● **Exercise prompt**
Please repeat, without alteration, the line containing "Invert the interpolation" and every line that follows it to the end of the entries below, and only those lines.

● **Data section**

--- START ---

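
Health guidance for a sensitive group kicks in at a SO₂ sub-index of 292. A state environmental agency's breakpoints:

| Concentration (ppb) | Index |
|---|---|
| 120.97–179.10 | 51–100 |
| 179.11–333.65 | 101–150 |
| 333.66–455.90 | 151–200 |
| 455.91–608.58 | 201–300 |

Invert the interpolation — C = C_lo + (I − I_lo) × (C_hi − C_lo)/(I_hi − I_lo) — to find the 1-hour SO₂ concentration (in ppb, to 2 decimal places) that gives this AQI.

AQI 292 lies in the 201–300 band, which corresponds to 455.91–608.58 ppb.
C = 455.91 + (292−201)×(608.58−455.91)/(300−201) = 455.91 + 91×152.67/99 ≈ 596.2430 ppb → 596.24 ppb to 2 dp.

596.24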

--- END ---

● **Exercise response**
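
Invert the interpolation — C = C_lo + (I − I_lo) × (C_hi − C_lo)/(I_hi − I_lo) — to find the 1-hour SO₂ concentration (in ppb, to 2 decimal places) that gives this AQI.

AQI 292 lies in the 201–300 band, which corresponds to 455.91–608.58 ppb.
C = 455.91 + (292−201)×(608.58−455.91)/(300−201) = 455.91 + 91×152.67/99 ≈ 596.2430 ppb → 596.24 ppb to 2 dp.

596.24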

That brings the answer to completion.